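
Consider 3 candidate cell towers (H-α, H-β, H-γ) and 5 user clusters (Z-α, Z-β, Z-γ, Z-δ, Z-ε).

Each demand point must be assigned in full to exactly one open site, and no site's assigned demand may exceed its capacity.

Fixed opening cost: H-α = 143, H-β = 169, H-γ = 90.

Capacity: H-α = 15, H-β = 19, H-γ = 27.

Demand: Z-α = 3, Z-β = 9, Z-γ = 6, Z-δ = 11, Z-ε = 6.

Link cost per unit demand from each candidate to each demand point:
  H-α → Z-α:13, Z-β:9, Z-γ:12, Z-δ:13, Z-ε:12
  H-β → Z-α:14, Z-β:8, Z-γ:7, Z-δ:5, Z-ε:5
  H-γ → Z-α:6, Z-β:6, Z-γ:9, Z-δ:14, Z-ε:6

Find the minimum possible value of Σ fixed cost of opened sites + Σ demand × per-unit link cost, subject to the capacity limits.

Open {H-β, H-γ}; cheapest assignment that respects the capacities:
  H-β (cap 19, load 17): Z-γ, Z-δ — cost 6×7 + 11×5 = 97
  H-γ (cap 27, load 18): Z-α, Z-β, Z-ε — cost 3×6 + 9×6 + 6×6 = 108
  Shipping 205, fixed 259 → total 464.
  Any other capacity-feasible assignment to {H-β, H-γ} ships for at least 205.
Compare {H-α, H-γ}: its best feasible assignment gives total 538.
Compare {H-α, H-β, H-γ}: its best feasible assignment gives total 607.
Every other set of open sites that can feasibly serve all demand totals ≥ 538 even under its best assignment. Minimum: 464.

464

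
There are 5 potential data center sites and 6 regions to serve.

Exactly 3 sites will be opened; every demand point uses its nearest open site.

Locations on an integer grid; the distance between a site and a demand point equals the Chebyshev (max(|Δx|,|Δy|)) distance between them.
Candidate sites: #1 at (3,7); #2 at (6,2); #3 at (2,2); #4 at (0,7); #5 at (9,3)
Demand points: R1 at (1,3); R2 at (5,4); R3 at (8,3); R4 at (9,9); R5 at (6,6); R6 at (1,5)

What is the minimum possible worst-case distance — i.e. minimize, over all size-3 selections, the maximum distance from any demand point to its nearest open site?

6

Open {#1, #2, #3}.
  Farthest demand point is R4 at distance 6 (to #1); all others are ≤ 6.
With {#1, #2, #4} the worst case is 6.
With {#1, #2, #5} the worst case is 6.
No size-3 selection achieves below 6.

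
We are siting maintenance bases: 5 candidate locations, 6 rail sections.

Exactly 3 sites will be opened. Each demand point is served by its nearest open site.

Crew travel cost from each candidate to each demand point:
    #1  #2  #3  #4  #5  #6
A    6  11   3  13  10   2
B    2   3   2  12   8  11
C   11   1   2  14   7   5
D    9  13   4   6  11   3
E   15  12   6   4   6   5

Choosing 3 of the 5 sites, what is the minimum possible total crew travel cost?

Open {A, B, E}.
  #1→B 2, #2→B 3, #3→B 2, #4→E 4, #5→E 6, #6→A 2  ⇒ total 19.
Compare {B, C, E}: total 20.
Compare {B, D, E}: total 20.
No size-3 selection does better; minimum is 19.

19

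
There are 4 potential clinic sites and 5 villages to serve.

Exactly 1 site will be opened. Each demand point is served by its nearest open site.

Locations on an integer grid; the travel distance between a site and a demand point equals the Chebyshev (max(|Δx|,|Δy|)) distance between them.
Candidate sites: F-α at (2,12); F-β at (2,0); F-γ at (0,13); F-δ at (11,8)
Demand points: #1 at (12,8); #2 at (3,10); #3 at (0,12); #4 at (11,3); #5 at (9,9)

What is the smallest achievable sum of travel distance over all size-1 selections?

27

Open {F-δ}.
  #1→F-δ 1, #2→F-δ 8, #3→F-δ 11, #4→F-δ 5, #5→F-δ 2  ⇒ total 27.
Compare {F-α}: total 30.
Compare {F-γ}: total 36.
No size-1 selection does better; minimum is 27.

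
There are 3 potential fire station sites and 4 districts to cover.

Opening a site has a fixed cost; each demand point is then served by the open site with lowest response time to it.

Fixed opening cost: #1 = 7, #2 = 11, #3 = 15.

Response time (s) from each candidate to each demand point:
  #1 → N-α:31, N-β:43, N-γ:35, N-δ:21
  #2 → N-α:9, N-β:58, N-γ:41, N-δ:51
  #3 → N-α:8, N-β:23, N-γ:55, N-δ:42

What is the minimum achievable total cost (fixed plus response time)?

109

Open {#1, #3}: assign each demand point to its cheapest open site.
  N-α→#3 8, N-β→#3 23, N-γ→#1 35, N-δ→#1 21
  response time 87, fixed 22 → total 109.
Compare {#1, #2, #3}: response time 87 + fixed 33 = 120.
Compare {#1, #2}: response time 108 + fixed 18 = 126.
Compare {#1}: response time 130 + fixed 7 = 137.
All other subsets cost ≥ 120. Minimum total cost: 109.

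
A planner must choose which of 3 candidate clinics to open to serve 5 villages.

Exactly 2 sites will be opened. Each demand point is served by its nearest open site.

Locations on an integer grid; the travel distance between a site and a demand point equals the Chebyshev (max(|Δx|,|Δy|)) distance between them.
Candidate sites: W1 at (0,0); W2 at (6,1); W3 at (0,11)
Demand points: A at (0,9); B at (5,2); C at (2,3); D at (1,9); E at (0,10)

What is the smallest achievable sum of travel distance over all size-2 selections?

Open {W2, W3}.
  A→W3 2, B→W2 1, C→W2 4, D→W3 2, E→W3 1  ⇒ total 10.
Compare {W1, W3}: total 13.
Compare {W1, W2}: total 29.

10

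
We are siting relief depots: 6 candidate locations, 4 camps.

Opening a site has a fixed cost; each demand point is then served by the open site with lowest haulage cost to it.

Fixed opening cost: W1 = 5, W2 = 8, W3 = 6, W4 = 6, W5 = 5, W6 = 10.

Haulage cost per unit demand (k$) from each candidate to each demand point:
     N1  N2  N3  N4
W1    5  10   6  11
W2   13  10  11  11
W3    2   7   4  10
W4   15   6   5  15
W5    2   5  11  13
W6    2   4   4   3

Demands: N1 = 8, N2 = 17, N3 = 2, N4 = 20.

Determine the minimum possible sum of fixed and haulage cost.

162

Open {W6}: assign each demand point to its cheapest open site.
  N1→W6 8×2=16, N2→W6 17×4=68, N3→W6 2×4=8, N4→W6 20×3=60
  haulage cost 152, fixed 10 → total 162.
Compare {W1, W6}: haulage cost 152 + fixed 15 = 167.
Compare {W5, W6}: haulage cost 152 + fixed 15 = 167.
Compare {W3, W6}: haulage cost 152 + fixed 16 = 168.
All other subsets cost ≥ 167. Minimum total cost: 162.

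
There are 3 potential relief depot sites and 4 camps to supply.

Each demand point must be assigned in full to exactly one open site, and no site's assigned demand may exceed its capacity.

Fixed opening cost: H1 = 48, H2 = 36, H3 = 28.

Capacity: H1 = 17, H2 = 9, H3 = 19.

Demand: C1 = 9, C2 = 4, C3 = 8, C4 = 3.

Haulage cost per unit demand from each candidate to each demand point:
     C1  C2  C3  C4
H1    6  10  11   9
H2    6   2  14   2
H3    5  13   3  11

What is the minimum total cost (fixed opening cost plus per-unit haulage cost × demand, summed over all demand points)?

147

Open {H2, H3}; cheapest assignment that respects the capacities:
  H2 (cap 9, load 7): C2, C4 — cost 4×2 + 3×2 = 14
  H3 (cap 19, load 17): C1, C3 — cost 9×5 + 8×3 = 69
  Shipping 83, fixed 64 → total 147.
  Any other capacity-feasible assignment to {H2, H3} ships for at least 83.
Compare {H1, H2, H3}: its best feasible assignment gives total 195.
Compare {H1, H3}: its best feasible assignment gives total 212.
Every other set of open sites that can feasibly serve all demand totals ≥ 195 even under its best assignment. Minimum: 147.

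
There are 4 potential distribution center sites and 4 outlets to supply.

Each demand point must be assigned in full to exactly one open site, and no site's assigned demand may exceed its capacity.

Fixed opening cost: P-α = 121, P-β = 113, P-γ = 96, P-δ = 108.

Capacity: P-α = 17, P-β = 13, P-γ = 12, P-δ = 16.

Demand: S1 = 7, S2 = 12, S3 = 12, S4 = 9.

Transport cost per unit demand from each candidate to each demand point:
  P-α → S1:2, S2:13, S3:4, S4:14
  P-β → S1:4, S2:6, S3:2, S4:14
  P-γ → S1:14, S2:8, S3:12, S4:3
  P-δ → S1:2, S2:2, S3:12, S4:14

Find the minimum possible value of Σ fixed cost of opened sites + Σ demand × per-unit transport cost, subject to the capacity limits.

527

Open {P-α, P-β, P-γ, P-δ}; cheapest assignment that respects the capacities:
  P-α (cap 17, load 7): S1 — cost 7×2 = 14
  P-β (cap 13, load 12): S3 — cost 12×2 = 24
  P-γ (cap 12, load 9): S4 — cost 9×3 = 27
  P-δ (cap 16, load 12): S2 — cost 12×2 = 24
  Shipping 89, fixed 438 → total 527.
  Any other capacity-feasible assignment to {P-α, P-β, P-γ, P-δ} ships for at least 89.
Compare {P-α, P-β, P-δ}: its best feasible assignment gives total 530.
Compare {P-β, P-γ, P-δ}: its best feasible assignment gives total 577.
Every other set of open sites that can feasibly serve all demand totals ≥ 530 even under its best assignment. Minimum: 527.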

WHAT IS NEEDED:
From the beginning of the listing above down to the line with "There are 5", every line should be restated exactly.

RESPONSE TO THE EXERCISE:
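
Consider 3 candidate cell towers (H-α, H-β, H-γ) and 5 user clusters (Z-α, Z-β, Z-γ, Z-δ, Z-ε).

Each demand point must be assigned in full to exactly one open site, and no site's assigned demand may exceed its capacity.

Fixed opening cost: H-α = 143, H-β = 169, H-γ = 90.

Capacity: H-α = 15, H-β = 19, H-γ = 27.

Demand: Z-α = 3, Z-β = 9, Z-γ = 6, Z-δ = 11, Z-ε = 6.

Link cost per unit demand from each candidate to each demand point:
  H-α → Z-α:13, Z-β:9, Z-γ:12, Z-δ:13, Z-ε:12
  H-β → Z-α:14, Z-β:8, Z-γ:7, Z-δ:5, Z-ε:5
  H-γ → Z-α:6, Z-β:6, Z-γ:9, Z-δ:14, Z-ε:6

Find the minimum possible value of Σ fixed cost of opened sites + Σ demand × per-unit link cost, subject to the capacity limits.

Open {H-β, H-γ}; cheapest assignment that respects the capacities:
  H-β (cap 19, load 17): Z-γ, Z-δ — cost 6×7 + 11×5 = 97
  H-γ (cap 27, load 18): Z-α, Z-β, Z-ε — cost 3×6 + 9×6 + 6×6 = 108
  Shipping 205, fixed 259 → total 464.
  Any other capacity-feasible assignment to {H-β, H-γ} ships for at least 205.
Compare {H-α, H-γ}: its best feasible assignment gives total 538.
Compare {H-α, H-β, H-γ}: its best feasible assignment gives total 607.
Every other set of open sites that can feasibly serve all demand totals ≥ 538 even under its best assignment. Minimum: 464.

464

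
There are 5 potential data center sites and 6 regions to serve.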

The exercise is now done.